Recorded data START
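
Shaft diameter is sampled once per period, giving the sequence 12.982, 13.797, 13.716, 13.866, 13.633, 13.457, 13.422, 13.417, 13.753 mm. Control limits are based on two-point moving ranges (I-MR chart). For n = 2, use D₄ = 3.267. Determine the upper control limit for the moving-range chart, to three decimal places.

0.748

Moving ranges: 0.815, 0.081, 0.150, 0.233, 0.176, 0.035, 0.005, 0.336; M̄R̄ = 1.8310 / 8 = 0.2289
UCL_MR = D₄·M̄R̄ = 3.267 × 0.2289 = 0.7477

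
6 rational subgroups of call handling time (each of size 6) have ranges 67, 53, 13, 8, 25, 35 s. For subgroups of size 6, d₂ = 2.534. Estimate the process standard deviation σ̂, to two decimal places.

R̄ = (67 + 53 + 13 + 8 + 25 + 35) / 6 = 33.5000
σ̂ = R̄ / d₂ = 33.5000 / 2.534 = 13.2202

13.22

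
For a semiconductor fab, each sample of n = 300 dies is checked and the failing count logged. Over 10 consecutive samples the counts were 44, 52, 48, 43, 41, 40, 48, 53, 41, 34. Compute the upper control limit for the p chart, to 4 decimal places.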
Recorded data END
- **What to work on**
An exact copy of the listing above is all the answer should hold.

- **Task output**
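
Shaft diameter is sampled once per period, giving the sequence 12.982, 13.797, 13.716, 13.866, 13.633, 13.457, 13.422, 13.417, 13.753 mm. Control limits are based on two-point moving ranges (I-MR chart). For n = 2, use D₄ = 3.267. Determine the upper control limit for the moving-range chart, to three decimal places.

0.748

Moving ranges: 0.815, 0.081, 0.150, 0.233, 0.176, 0.035, 0.005, 0.336; M̄R̄ = 1.8310 / 8 = 0.2289
UCL_MR = D₄·M̄R̄ = 3.267 × 0.2289 = 0.7477

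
6 rational subgroups of call handling time (each of size 6) have ranges 67, 53, 13, 8, 25, 35 s. For subgroups of size 6, d₂ = 2.534. Estimate the process standard deviation σ̂, to two decimal places.

R̄ = (67 + 53 + 13 + 8 + 25 + 35) / 6 = 33.5000
σ̂ = R̄ / d₂ = 33.5000 / 2.534 = 13.2202

13.22

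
For a semiconductor fab, each sample of n = 300 dies is checked and the failing count logged. Over 10 consecutive samples the counts were 44, 52, 48, 43, 41, 40, 48, 53, 41, 34. Compute the upper control limit for the p chart, to 4 decimal places.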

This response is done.